> _Problem statement_
Give back exactly the lines from the one holding "Calculate the pH" to the last line of the entries, both included, and nothing more.

══ Information given ══

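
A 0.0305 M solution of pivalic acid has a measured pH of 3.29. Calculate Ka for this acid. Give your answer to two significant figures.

Ka = 8.8 × 10^-6

[H+] = 10^(-3.29) = 5.13 × 10^-4 M
At equilibrium [HA] = 0.0305 − 5.13 × 10^-4 = 3.00 × 10^-2 M
Ka = [H+][A-]/[HA] = (5.13 × 10^-4)² / 3.00 × 10^-2 = 8.8 × 10^-6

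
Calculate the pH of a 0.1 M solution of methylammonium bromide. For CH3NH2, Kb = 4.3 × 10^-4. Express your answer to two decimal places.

CH3NH3+ is the conjugate acid of the weak base CH3NH2.
Ka = Kw/Kb = 1.0×10^-14 / 4.3 × 10^-4 = 2.33 × 10^-11
Ka = [H+]²/(0.1 − [H+]) = 2.33 × 10^-11
Since Ka ≪ C₀, [H+] ≈ √(Ka·C₀) = 1.53 × 10^-6 M.
pH = −log(1.53 × 10^-6) = 5.82

pH = 5.82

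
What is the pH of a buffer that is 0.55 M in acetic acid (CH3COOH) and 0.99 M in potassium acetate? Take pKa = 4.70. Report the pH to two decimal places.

pH = 4.96

Henderson–Hasselbalch: pH = pKa + log([CH3COO-]/[CH3COOH]) = 4.70 + log(0.99/0.55)
pH = 4.70 + (+0.255) = 4.96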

═══

> _Written answer_
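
Calculate the pH of a 0.1 M solution of methylammonium bromide. For CH3NH2, Kb = 4.3 × 10^-4. Express your answer to two decimal places.

CH3NH3+ is the conjugate acid of the weak base CH3NH2.
Ka = Kw/Kb = 1.0×10^-14 / 4.3 × 10^-4 = 2.33 × 10^-11
Ka = [H+]²/(0.1 − [H+]) = 2.33 × 10^-11
Since Ka ≪ C₀, [H+] ≈ √(Ka·C₀) = 1.53 × 10^-6 M.
pH = −log(1.53 × 10^-6) = 5.82

pH = 5.82

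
What is the pH of a buffer that is 0.55 M in acetic acid (CH3COOH) and 0.99 M in potassium acetate? Take pKa = 4.70. Report the pH to two decimal places.

pH = 4.96

Henderson–Hasselbalch: pH = pKa + log([CH3COO-]/[CH3COOH]) = 4.70 + log(0.99/0.55)
pH = 4.70 + (+0.255) = 4.96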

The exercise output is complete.